BEGIN Task material

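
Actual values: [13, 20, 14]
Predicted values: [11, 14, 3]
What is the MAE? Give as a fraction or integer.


MAE = (1/3) * (|13-11|=2 + |20-14|=6 + |14-3|=11). Sum = 19. MAE = 19/3.

19/3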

END Task material

About this exercise: Each line of the listing has to be repeated exactly in the reply.

Task output:
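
Actual values: [13, 20, 14]
Predicted values: [11, 14, 3]
What is the MAE? Give as a fraction or integer.


MAE = (1/3) * (|13-11|=2 + |20-14|=6 + |14-3|=11). Sum = 19. MAE = 19/3.

19/3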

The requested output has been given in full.